+++ RECORDS FOR THE EXERCISE +++

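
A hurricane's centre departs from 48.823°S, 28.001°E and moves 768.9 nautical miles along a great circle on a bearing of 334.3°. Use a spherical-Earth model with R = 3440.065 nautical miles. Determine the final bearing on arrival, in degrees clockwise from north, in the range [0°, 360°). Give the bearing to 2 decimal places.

Angular distance δ = d/R = 768.9 / 3440.065 = 0.223513 rad.
Start latitude φ₁ = -0.852122 rad; initial bearing θ = 5.834636 rad.
Destination latitude: φ₂ = arcsin( sin φ₁ cos δ + cos φ₁ sin δ cos θ ) = arcsin(-0.602457) = -37.046°.
Δλ = atan2( sin θ sin δ cos φ₁ , cos δ − sin φ₁ sin φ₂ ) = atan2(-0.063286, 0.521668) = -0.120726 rad = -6.917°.
λ₂ = λ₁ + Δλ = 21.084°.
The forward bearing on arrival equals the back-azimuth from the destination plus 180°.
Back-azimuth from P₂ (-37.05°, 21.08°) to P₁ (-48.82°, 28.00°), with Δλ' = λ₁ − λ₂ = 6.92°: atan2( sin Δλ' cos φ₁ , cos φ₂ sin φ₁ − sin φ₂ cos φ₁ cos Δλ' ) = 159.04°.
Final bearing = (159.04° + 180°) mod 360° = 339.04°.

final bearing 339.04°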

+++

• YOUR INSTRUCTIONS:
Each line of the data must come back exactly as written.

• ANSWER SPACE:
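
A hurricane's centre departs from 48.823°S, 28.001°E and moves 768.9 nautical miles along a great circle on a bearing of 334.3°. Use a spherical-Earth model with R = 3440.065 nautical miles. Determine the final bearing on arrival, in degrees clockwise from north, in the range [0°, 360°). Give the bearing to 2 decimal places.

Angular distance δ = d/R = 768.9 / 3440.065 = 0.223513 rad.
Start latitude φ₁ = -0.852122 rad; initial bearing θ = 5.834636 rad.
Destination latitude: φ₂ = arcsin( sin φ₁ cos δ + cos φ₁ sin δ cos θ ) = arcsin(-0.602457) = -37.046°.
Δλ = atan2( sin θ sin δ cos φ₁ , cos δ − sin φ₁ sin φ₂ ) = atan2(-0.063286, 0.521668) = -0.120726 rad = -6.917°.
λ₂ = λ₁ + Δλ = 21.084°.
The forward bearing on arrival equals the back-azimuth from the destination plus 180°.
Back-azimuth from P₂ (-37.05°, 21.08°) to P₁ (-48.82°, 28.00°), with Δλ' = λ₁ − λ₂ = 6.92°: atan2( sin Δλ' cos φ₁ , cos φ₂ sin φ₁ − sin φ₂ cos φ₁ cos Δλ' ) = 159.04°.
Final bearing = (159.04° + 180°) mod 360° = 339.04°.

final bearing 339.04°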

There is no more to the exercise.